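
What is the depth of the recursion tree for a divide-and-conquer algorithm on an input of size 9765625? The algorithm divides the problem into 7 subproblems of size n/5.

For divide and conquer with division factor 5:

Problem sizes at each level:
Level 0: 9765625
Level 1: 1953125
Level 2: 390625
Level 3: 78125
Level 4: 15625
Level 5: 3125
Level 6: 625
Level 7: 125
Level 8: 25
Level 9: 5
Level 10: 1

The root is level 0 and the size-1 base case is level 10 (the tree spans levels 0 through 10, i.e. 11 levels counting the root), so the depth is the number of divisions: log_5(9765625) = 10

The recursion tree depth is log_5(9765625) = 10. At each level, the problem size is divided by 5, so it takes 10 divisions to reduce to a base case of size 1. The algorithm makes 7 recursive calls at each level.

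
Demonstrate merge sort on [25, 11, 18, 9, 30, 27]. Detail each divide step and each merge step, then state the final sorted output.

Merge sort trace:

Split: [25, 11, 18, 9, 30, 27] -> [25, 11, 18] and [9, 30, 27]
  Split: [25, 11, 18] -> [25] and [11, 18]
    Split: [11, 18] -> [11] and [18]
    Merge: [11] + [18] -> [11, 18]
  Merge: [25] + [11, 18] -> [11, 18, 25]
  Split: [9, 30, 27] -> [9] and [30, 27]
    Split: [30, 27] -> [30] and [27]
    Merge: [30] + [27] -> [27, 30]
  Merge: [9] + [27, 30] -> [9, 27, 30]
Merge: [11, 18, 25] + [9, 27, 30] -> [9, 11, 18, 25, 27, 30]

Final sorted array: [9, 11, 18, 25, 27, 30]

The merge sort proceeds by recursively splitting the array and merging sorted halves.
After all merges, the sorted array is [9, 11, 18, 25, 27, 30].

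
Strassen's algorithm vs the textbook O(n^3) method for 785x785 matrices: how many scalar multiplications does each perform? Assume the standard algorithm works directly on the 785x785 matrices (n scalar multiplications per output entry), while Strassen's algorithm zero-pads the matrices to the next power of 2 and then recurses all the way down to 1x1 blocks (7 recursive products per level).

Matrix multiplication for 785x785 matrices:

Strassen's algorithm requires power-of-2 dimensions. Pad 785x785 to 1024x1024 (next power of 2).

Standard algorithm: 785^3 = 483736625 multiplications
Strassen's algorithm: 7^(log2(1024)) = 7^10 = 282475249 multiplications
Savings: 483736625 - 282475249 = 201261376 multiplications

Standard: 483736625 multiplications (785^3). Strassen: 282475249 multiplications (7^10, after padding to 1024x1024). Strassen reduces 8 recursive multiplications to 7 at each level.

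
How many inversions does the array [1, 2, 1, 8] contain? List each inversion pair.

Finding inversions in [1, 2, 1, 8]:

(1, 2): arr[1]=2 > arr[2]=1

Total inversions: 1

The array has 1 inversion(s): (1,2). Each pair (i,j) satisfies i < j and arr[i] > arr[j].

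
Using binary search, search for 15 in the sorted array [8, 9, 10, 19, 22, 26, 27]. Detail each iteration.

Binary search for 15 in [8, 9, 10, 19, 22, 26, 27]:

lo=0, hi=6, mid=3, arr[mid]=19 -> 19 > 15, search left half
lo=0, hi=2, mid=1, arr[mid]=9 -> 9 < 15, search right half
lo=2, hi=2, mid=2, arr[mid]=10 -> 10 < 15, search right half
lo=3 > hi=2, target 15 not found

Binary search determines that 15 is not in the array after 3 comparisons. The search space was exhausted without finding the target.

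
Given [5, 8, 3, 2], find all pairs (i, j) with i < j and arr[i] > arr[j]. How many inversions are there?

Finding inversions in [5, 8, 3, 2]:

(0, 2): arr[0]=5 > arr[2]=3
(0, 3): arr[0]=5 > arr[3]=2
(1, 2): arr[1]=8 > arr[2]=3
(1, 3): arr[1]=8 > arr[3]=2
(2, 3): arr[2]=3 > arr[3]=2

Total inversions: 5

The array has 5 inversion(s): (0,2), (0,3), (1,2), (1,3), (2,3). Each pair (i,j) satisfies i < j and arr[i] > arr[j].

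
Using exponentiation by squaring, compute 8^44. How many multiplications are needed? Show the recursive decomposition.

Computing 8^44 by squaring (build up from 8^1; each line after the first costs one multiplication):

8^1 = 8
8^2 = (8^1)^2 = 8^2 = 64
8^4 = (8^2)^2 = 64^2 = 4096
8^5 = 8 * 8^4 = 8 * 4096 = 32768
8^10 = (8^5)^2 = 32768^2 = 1073741824
8^11 = 8 * 8^10 = 8 * 1073741824 = 8589934592
8^22 = (8^11)^2 = 8589934592^2 = 73786976294838206464
8^44 = (8^22)^2 = 73786976294838206464^2 = 5444517870735015415413993718908291383296

Result: 5444517870735015415413993718908291383296
Multiplications needed: 7 (7 lines after 8^1)

8^44 = 5444517870735015415413993718908291383296. Using exponentiation by squaring, this requires 7 multiplications. The key idea: if the exponent is even, square the half-power; if odd, multiply by the base once.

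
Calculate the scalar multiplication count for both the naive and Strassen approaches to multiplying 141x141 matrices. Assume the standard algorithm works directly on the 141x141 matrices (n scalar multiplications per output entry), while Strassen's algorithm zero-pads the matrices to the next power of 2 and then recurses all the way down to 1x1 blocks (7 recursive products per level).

Matrix multiplication for 141x141 matrices:

Strassen's algorithm requires power-of-2 dimensions. Pad 141x141 to 256x256 (next power of 2).

Standard algorithm: 141^3 = 2803221 multiplications
Strassen's algorithm: 7^(log2(256)) = 7^8 = 5764801 multiplications
Difference: 2803221 - 5764801 = -2961580 (Strassen uses MORE here due to padding overhead — for small or just-over-power-of-2 n, padding can outweigh the per-level savings)

Standard: 2803221 multiplications (141^3). Strassen: 5764801 multiplications (7^8, after padding to 256x256). Strassen reduces 8 recursive multiplications to 7 at each level.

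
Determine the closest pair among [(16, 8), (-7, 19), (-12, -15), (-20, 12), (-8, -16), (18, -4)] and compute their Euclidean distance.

Computing all pairwise distances among 6 points:

d((16, 8), (-7, 19)) = 25.4951
d((16, 8), (-12, -15)) = 36.2353
d((16, 8), (-20, 12)) = 36.2215
d((16, 8), (-8, -16)) = 33.9411
d((16, 8), (18, -4)) = 12.1655
d((-7, 19), (-12, -15)) = 34.3657
d((-7, 19), (-20, 12)) = 14.7648
d((-7, 19), (-8, -16)) = 35.0143
d((-7, 19), (18, -4)) = 33.9706
d((-12, -15), (-20, 12)) = 28.1603
d((-12, -15), (-8, -16)) = 4.1231 <-- minimum
d((-12, -15), (18, -4)) = 31.9531
d((-20, 12), (-8, -16)) = 30.4631
d((-20, 12), (18, -4)) = 41.2311
d((-8, -16), (18, -4)) = 28.6356

Closest pair: (-12, -15) and (-8, -16) with distance 4.1231

The closest pair is (-12, -15) and (-8, -16) with Euclidean distance 4.1231. For 6 points, brute-force pairwise comparison is shown above. For large n, the divide-and-conquer algorithm (sort by x, recurse on halves, check the dividing strip) achieves O(n log n).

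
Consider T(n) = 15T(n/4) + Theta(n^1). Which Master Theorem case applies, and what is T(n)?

Master Theorem for T(n) = 15T(n/4) + O(n^1):

a = 15, b = 4, c = 1
log_b(a) = log_4(15) = 1.9534

Case 1: c = 1 < log_4(15) = 1.9534
T(n) = O(n^(log_4 15))

For T(n) = 15T(n/4) + O(n^1): log_4(15) = 1.9534. This is Case 1 of the Master Theorem (c < log_b(a), work dominated by leaves), giving O(n^(log_4 15)).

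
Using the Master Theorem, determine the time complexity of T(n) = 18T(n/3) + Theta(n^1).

Master Theorem for T(n) = 18T(n/3) + O(n^1):

a = 18, b = 3, c = 1
log_b(a) = log_3(18) = 2.6309

Case 1: c = 1 < log_3(18) = 2.6309
T(n) = O(n^(log_3 18))

For T(n) = 18T(n/3) + O(n^1): log_3(18) = 2.6309. This is Case 1 of the Master Theorem (c < log_b(a), work dominated by leaves), giving O(n^(log_3 18)).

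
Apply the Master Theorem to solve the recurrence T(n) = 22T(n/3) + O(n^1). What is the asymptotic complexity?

Master Theorem for T(n) = 22T(n/3) + O(n^1):

a = 22, b = 3, c = 1
log_b(a) = log_3(22) = 2.8136

Case 1: c = 1 < log_3(22) = 2.8136
T(n) = O(n^(log_3 22))

For T(n) = 22T(n/3) + O(n^1): log_3(22) = 2.8136. This is Case 1 of the Master Theorem (c < log_b(a), work dominated by leaves), giving O(n^(log_3 22)).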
::::
Would you reproduce, word for word, the lines from the one holding "Using the Master" through the final line of the entries, both included?

SOLUTION BELOW
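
Using the Master Theorem, determine the time complexity of T(n) = 18T(n/3) + Theta(n^1).

Master Theorem for T(n) = 18T(n/3) + O(n^1):

a = 18, b = 3, c = 1
log_b(a) = log_3(18) = 2.6309

Case 1: c = 1 < log_3(18) = 2.6309
T(n) = O(n^(log_3 18))

For T(n) = 18T(n/3) + O(n^1): log_3(18) = 2.6309. This is Case 1 of the Master Theorem (c < log_b(a), work dominated by leaves), giving O(n^(log_3 18)).

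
Apply the Master Theorem to solve the recurrence T(n) = 22T(n/3) + O(n^1). What is the asymptotic complexity?

Master Theorem for T(n) = 22T(n/3) + O(n^1):

a = 22, b = 3, c = 1
log_b(a) = log_3(22) = 2.8136

Case 1: c = 1 < log_3(22) = 2.8136
T(n) = O(n^(log_3 22))

For T(n) = 22T(n/3) + O(n^1): log_3(22) = 2.8136. This is Case 1 of the Master Theorem (c < log_b(a), work dominated by leaves), giving O(n^(log_3 22)).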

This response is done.